Task brief - Copy exactly the stretch of data below from the line with "this stress placement?" through the line with "(B) Stress the", including both of those lines.

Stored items
*** Begin section ***

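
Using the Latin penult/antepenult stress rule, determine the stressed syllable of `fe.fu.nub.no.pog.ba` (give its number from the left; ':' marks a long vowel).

Classical Latin: stress the penult if heavy (long vowel or closed), else the antepenult.
Weights: 4 no L, 5 pog H, 6 ba L.
The penult (syllable 5, pog) is heavy, so it takes stress.
Stress on syllable 5: fe.fu.nub.no.ˈpog.ba.

5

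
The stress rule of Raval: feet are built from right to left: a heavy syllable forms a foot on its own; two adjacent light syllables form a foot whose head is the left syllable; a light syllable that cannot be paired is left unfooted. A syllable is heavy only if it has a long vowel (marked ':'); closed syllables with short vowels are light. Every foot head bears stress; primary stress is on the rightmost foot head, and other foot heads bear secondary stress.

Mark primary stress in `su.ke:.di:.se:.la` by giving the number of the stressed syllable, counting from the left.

4

Weights: 1 su L, 2 ke: H, 3 di: H, 4 se: H, 5 la L.
Parse right to left (heavy = foot alone; LL = one foot; stranded L unfooted): su (ˈke:) (ˈdi:) (ˈse:) la.
Foot heads: 2, 3, 4.
Primary stress on the rightmost head = syllable 4.
Primary stress: syllable 4 → su.ke:.di:.ˈse:.la.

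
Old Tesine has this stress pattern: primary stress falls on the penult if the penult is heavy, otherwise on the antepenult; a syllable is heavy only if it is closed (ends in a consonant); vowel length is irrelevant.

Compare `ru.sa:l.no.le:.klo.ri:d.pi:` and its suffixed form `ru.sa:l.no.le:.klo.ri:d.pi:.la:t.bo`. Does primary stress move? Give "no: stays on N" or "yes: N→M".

yes: 6→8

Base `ru.sa:l.no.le:.klo.ri:d.pi:` (7 syllables):
  Weights: 5 klo L, 6 ri:d H, 7 pi: L.
  The penult (syllable 6, ri:d) is heavy, so it takes stress.
  → primary stress on syllable 6.
Suffixed `ru.sa:l.no.le:.klo.ri:d.pi:.la:t.bo` (9 syllables):
  Weights: 7 pi: L, 8 la:t H, 9 bo L.
  The penult (syllable 8, la:t) is heavy, so it takes stress.
  → primary stress on syllable 8.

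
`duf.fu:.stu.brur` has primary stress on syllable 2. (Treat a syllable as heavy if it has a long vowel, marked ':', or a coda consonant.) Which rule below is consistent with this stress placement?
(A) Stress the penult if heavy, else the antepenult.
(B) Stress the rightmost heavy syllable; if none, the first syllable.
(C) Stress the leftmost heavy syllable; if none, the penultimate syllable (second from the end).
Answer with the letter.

A

Rule A → syllable 2 ✓.
Rule B → syllable 4 (observed: 2).
Rule C → syllable 1 (observed: 2).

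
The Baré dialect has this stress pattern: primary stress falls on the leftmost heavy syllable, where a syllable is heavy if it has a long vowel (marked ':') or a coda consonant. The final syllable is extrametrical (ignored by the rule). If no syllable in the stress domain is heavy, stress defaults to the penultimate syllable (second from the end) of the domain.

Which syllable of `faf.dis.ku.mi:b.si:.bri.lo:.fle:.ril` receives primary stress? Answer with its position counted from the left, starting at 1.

1

The final syllable (9, ril) is extrametrical; the stress domain is syllables 1–8.
Weights: 1 faf H, 2 dis H, 3 ku L, 4 mi:b H, 5 si: H, 6 bri L, 7 lo: H, 8 fle: H.
Heavy syllables in the domain: 1, 2, 4, 5, 7, 8. The leftmost is syllable 1 (faf).
Primary stress: syllable 1 → ˈfaf.dis.ku.mi:b.si:.bri.lo:.fle:.ril.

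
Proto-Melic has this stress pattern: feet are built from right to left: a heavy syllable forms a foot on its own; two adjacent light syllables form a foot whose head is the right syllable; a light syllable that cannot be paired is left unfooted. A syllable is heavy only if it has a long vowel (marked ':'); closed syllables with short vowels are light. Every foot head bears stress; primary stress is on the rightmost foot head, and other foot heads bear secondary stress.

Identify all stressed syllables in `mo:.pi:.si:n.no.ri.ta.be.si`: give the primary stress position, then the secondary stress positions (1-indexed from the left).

Weights: 1 mo: H, 2 pi: H, 3 si:n H, 4 no L, 5 ri L, 6 ta L, 7 be L, 8 si L.
Parse right to left (heavy = foot alone; LL = one foot; stranded L unfooted): (ˈmo:) (ˈpi:) (ˈsi:n) no (ri.ˈta) (be.ˈsi).
Foot heads: 1, 2, 3, 6, 8.
Primary stress on the rightmost head = syllable 8.
Secondary stress on 1, 2, 3, 6: ˌmo:.ˌpi:.ˌsi:n.no.ri.ˌta.be.ˈsi.

primary 8, secondary 1, 2, 3, 6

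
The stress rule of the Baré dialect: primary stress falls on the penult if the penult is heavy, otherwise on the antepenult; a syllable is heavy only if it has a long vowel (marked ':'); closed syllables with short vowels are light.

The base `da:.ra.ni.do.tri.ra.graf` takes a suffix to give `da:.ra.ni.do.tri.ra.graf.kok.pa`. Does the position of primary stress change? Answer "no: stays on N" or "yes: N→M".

yes: 5→7

Base `da:.ra.ni.do.tri.ra.graf` (7 syllables):
  Weights: 5 tri L, 6 ra L, 7 graf L.
  The penult (syllable 6, ra) is light, so stress falls on the antepenult (syllable 5, tri).
  → primary stress on syllable 5.
Suffixed `da:.ra.ni.do.tri.ra.graf.kok.pa` (9 syllables):
  Weights: 7 graf L, 8 kok L, 9 pa L.
  The penult (syllable 8, kok) is light, so stress falls on the antepenult (syllable 7, graf).
  → primary stress on syllable 7.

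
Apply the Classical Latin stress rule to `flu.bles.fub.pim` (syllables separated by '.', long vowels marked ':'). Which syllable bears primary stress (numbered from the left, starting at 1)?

Classical Latin: stress the penult if heavy (long vowel or closed), else the antepenult.
Weights: 2 bles H, 3 fub H, 4 pim H.
The penult (syllable 3, fub) is heavy, so it takes stress.
Stress on syllable 3: flu.bles.ˈfub.pim.

3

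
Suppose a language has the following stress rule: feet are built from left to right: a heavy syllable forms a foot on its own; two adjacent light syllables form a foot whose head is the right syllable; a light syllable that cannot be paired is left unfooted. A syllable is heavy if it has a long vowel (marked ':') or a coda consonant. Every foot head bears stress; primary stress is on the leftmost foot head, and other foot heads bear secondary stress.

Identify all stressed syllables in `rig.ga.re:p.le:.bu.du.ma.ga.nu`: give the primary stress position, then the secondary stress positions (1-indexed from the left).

primary 1, secondary 3, 4, 6, 8

Weights: 1 rig H, 2 ga L, 3 re:p H, 4 le: H, 5 bu L, 6 du L, 7 ma L, 8 ga L, 9 nu L.
Parse left to right (heavy = foot alone; LL = one foot; stranded L unfooted): (ˈrig) ga (ˈre:p) (ˈle:) (bu.ˈdu) (ma.ˈga) nu.
Foot heads: 1, 3, 4, 6, 8.
Primary stress on the leftmost head = syllable 1.
Secondary stress on 3, 4, 6, 8: ˈrig.ga.ˌre:p.ˌle:.bu.ˌdu.ma.ˌga.nu.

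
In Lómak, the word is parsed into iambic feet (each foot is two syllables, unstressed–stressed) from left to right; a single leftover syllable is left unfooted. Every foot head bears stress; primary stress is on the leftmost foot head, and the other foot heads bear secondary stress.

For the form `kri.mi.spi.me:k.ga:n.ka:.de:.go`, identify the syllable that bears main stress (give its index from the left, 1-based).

2

Parse left to right into iambic (σˈσ) feet: (kri.ˈmi) (spi.ˈme:k) (ga:n.ˈka:) (de:.ˈgo).
Foot heads (stressed positions): 2, 4, 6, 8.
End Rule Leftmost: primary stress on the leftmost head = syllable 2.
Primary stress: syllable 2 → kri.ˈmi.spi.me:k.ga:n.ka:.de:.go.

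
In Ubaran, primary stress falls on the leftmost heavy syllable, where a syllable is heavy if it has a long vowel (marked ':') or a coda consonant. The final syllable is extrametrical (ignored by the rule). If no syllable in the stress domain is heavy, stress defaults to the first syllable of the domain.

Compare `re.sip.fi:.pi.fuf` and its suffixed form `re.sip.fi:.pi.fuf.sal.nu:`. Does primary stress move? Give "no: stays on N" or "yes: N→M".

Base `re.sip.fi:.pi.fuf` (5 syllables):
  The final syllable (5, fuf) is extrametrical; the stress domain is syllables 1–4.
  Weights: 1 re L, 2 sip H, 3 fi: H, 4 pi L.
  Heavy syllables in the domain: 2, 3. The leftmost is syllable 2 (sip).
  → primary stress on syllable 2.
Suffixed `re.sip.fi:.pi.fuf.sal.nu:` (7 syllables):
  The final syllable (7, nu:) is extrametrical; the stress domain is syllables 1–6.
  Weights: 1 re L, 2 sip H, 3 fi: H, 4 pi L, 5 fuf H, 6 sal H.
  Heavy syllables in the domain: 2, 3, 5, 6. The leftmost is syllable 2 (sip).
  → primary stress on syllable 2.

no: stays on 2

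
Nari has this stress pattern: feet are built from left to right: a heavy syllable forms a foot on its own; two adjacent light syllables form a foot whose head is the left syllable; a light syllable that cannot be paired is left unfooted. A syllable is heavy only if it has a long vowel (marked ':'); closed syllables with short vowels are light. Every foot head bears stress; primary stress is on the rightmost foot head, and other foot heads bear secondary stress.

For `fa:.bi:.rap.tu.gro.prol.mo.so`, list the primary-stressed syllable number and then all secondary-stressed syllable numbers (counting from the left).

primary 7, secondary 1, 2, 3, 5

Weights: 1 fa: H, 2 bi: H, 3 rap L, 4 tu L, 5 gro L, 6 prol L, 7 mo L, 8 so L.
Parse left to right (heavy = foot alone; LL = one foot; stranded L unfooted): (ˈfa:) (ˈbi:) (ˈrap.tu) (ˈgro.prol) (ˈmo.so).
Foot heads: 1, 2, 3, 5, 7.
Primary stress on the rightmost head = syllable 7.
Secondary stress on 1, 2, 3, 5: ˌfa:.ˌbi:.ˌrap.tu.ˌgro.prol.ˈmo.so.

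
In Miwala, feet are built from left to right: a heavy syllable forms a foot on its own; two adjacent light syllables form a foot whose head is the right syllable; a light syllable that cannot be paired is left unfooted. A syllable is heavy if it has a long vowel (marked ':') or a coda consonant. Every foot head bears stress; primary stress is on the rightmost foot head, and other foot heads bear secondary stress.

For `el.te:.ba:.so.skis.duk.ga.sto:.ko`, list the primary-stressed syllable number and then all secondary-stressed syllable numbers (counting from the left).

primary 8, secondary 1, 2, 3, 5, 6

Weights: 1 el H, 2 te: H, 3 ba: H, 4 so L, 5 skis H, 6 duk H, 7 ga L, 8 sto: H, 9 ko L.
Parse left to right (heavy = foot alone; LL = one foot; stranded L unfooted): (ˈel) (ˈte:) (ˈba:) so (ˈskis) (ˈduk) ga (ˈsto:) ko.
Foot heads: 1, 2, 3, 5, 6, 8.
Primary stress on the rightmost head = syllable 8.
Secondary stress on 1, 2, 3, 5, 6: ˌel.ˌte:.ˌba:.so.ˌskis.ˌduk.ga.ˈsto:.ko.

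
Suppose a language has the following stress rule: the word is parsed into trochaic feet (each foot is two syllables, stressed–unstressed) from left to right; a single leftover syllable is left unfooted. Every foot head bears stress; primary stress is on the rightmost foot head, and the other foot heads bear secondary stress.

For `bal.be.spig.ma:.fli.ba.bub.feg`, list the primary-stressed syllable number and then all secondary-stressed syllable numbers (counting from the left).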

*** End section ***

Task solution -
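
`duf.fu:.stu.brur` has primary stress on syllable 2. (Treat a syllable as heavy if it has a long vowel, marked ':', or a coda consonant.) Which rule below is consistent with this stress placement?
(A) Stress the penult if heavy, else the antepenult.
(B) Stress the rightmost heavy syllable; if none, the first syllable.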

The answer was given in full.